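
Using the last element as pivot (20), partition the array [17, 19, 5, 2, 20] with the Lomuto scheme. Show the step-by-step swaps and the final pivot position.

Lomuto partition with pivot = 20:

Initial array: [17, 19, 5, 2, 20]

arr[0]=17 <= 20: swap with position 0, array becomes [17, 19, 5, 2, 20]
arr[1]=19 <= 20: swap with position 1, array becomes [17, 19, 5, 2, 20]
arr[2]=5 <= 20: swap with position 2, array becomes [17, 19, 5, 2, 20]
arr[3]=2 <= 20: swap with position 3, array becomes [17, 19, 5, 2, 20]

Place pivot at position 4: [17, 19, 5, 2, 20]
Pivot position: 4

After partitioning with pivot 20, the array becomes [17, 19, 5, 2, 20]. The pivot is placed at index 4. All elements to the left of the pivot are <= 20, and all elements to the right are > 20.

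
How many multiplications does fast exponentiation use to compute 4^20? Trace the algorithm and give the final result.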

----

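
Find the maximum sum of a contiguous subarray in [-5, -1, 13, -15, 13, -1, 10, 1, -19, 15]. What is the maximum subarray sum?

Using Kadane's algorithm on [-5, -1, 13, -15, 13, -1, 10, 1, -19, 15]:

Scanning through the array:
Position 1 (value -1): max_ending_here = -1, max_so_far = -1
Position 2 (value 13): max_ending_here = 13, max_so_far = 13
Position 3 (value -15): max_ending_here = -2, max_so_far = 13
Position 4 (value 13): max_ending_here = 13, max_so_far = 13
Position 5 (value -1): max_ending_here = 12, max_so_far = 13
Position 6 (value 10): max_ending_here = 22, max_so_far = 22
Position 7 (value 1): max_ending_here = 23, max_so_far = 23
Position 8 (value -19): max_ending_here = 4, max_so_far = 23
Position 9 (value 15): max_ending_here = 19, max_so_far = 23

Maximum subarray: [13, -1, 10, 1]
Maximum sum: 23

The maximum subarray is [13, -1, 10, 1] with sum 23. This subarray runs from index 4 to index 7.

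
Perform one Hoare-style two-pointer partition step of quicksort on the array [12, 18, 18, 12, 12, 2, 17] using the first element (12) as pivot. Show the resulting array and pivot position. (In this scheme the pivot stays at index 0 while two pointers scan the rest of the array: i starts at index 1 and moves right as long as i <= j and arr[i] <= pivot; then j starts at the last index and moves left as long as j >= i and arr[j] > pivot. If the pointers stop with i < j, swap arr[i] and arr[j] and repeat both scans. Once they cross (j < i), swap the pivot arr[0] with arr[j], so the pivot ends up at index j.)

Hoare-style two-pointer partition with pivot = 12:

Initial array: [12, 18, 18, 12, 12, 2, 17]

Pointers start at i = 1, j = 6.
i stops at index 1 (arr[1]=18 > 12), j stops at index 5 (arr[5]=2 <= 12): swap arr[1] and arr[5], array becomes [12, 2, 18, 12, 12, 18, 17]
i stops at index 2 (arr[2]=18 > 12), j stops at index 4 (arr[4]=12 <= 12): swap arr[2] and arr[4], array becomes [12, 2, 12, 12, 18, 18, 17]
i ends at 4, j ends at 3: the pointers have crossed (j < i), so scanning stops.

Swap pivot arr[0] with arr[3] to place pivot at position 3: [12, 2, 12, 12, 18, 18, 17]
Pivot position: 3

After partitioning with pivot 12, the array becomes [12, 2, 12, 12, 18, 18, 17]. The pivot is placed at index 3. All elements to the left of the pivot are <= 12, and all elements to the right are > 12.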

----

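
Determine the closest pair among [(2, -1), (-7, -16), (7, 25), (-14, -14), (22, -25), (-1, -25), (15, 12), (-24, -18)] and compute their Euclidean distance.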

----

**What is expected**
Of all the entries above, repeat only the lines from the line that has "Using the last" to the line that has "How many multiplications", both lines included, exactly.

**Solution for this task**
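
Using the last element as pivot (20), partition the array [17, 19, 5, 2, 20] with the Lomuto scheme. Show the step-by-step swaps and the final pivot position.

Lomuto partition with pivot = 20:

Initial array: [17, 19, 5, 2, 20]

arr[0]=17 <= 20: swap with position 0, array becomes [17, 19, 5, 2, 20]
arr[1]=19 <= 20: swap with position 1, array becomes [17, 19, 5, 2, 20]
arr[2]=5 <= 20: swap with position 2, array becomes [17, 19, 5, 2, 20]
arr[3]=2 <= 20: swap with position 3, array becomes [17, 19, 5, 2, 20]

Place pivot at position 4: [17, 19, 5, 2, 20]
Pivot position: 4

After partitioning with pivot 20, the array becomes [17, 19, 5, 2, 20]. The pivot is placed at index 4. All elements to the left of the pivot are <= 20, and all elements to the right are > 20.

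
How many multiplications does fast exponentiation use to compute 4^20? Trace the algorithm and give the final result.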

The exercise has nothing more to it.